> [Activity]:
Could you write out, word for word, only the lines from the one containing "Find the Laurent series of f around z = 5." through the last line of the data below?

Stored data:

----

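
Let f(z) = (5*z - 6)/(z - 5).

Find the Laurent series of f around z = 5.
Put w = z - (5), i.e. z = w + 5. The denominator is w, so it suffices to rewrite the numerator in powers of w.

P(z) = 5*z - 6
P(w + 5) = 19 + 5*w

Dividing each term by w:
  f = 19/w + 5

Substituting back w = z - 5:
  f(z) = 19/(z - 5) + 5

The series is finite because the numerator is a polynomial; the negative powers form the principal part, and the coefficient of 1/(z - 5) gives Res(f, 5) = 19.

Final answer: 19/(z - 5) + 5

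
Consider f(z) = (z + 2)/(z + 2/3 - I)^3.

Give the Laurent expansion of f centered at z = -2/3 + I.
Put w = z - (-2/3 + I), i.e. z = w - 2/3 + I. The denominator is w^3, so it suffices to rewrite the numerator in powers of w.

P(z) = z + 2
P(w - 2/3 + I) = 4/3 + I + w

Dividing each term by w^3:
  f = (4/3 + I)/w^3 + 1/w^2

Substituting back w = z + 2/3 - I:
  f(z) = (4/3 + I)/(z + 2/3 - I)^3 + 1/(z + 2/3 - I)^2

The series is finite because the numerator is a polynomial; the negative powers form the principal part.

Final answer: (4/3 + I)/(z + 2/3 - I)^3 + 1/(z + 2/3 - I)^2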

----

> [Result of the exercise]:
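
Find the Laurent series of f around z = 5.
Put w = z - (5), i.e. z = w + 5. The denominator is w, so it suffices to rewrite the numerator in powers of w.

P(z) = 5*z - 6
P(w + 5) = 19 + 5*w

Dividing each term by w:
  f = 19/w + 5

Substituting back w = z - 5:
  f(z) = 19/(z - 5) + 5

The series is finite because the numerator is a polynomial; the negative powers form the principal part, and the coefficient of 1/(z - 5) gives Res(f, 5) = 19.

Final answer: 19/(z - 5) + 5

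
Consider f(z) = (z + 2)/(z + 2/3 - I)^3.

Give the Laurent expansion of f centered at z = -2/3 + I.
Put w = z - (-2/3 + I), i.e. z = w - 2/3 + I. The denominator is w^3, so it suffices to rewrite the numerator in powers of w.

P(z) = z + 2
P(w - 2/3 + I) = 4/3 + I + w

Dividing each term by w^3:
  f = (4/3 + I)/w^3 + 1/w^2

Substituting back w = z + 2/3 - I:
  f(z) = (4/3 + I)/(z + 2/3 - I)^3 + 1/(z + 2/3 - I)^2

The series is finite because the numerator is a polynomial; the negative powers form the principal part.

Final answer: (4/3 + I)/(z + 2/3 - I)^3 + 1/(z + 2/3 - I)^2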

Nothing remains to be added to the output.